[Saved data entries]
--------

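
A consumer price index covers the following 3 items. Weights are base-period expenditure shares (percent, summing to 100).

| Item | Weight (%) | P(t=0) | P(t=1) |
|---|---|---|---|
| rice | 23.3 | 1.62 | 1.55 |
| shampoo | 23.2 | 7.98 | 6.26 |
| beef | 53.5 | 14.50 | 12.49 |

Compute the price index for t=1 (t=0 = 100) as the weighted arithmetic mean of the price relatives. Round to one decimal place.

86.6

rice: 23.3 × (1.55/1.62) = 23.3 × 0.956790 = 22.2932
shampoo: 23.2 × (6.26/7.98) = 23.2 × 0.784461 = 18.1995
beef: 53.5 × (12.49/14.50) = 53.5 × 0.861379 = 46.0838
Index = Σ wᵢ·(p₁ᵢ/p₀ᵢ) = 22.2932 + 18.1995 + 46.0838 = 86.5765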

--------

▶ **What this task involves**
Retype the data in full and match it exactly.

▶ **Output below**
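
A consumer price index covers the following 3 items. Weights are base-period expenditure shares (percent, summing to 100).

| Item | Weight (%) | P(t=0) | P(t=1) |
|---|---|---|---|
| rice | 23.3 | 1.62 | 1.55 |
| shampoo | 23.2 | 7.98 | 6.26 |
| beef | 53.5 | 14.50 | 12.49 |

Compute the price index for t=1 (t=0 = 100) as the weighted arithmetic mean of the price relatives. Round to one decimal place.

86.6

rice: 23.3 × (1.55/1.62) = 23.3 × 0.956790 = 22.2932
shampoo: 23.2 × (6.26/7.98) = 23.2 × 0.784461 = 18.1995
beef: 53.5 × (12.49/14.50) = 53.5 × 0.861379 = 46.0838
Index = Σ wᵢ·(p₁ᵢ/p₀ᵢ) = 22.2932 + 18.1995 + 46.0838 = 86.5765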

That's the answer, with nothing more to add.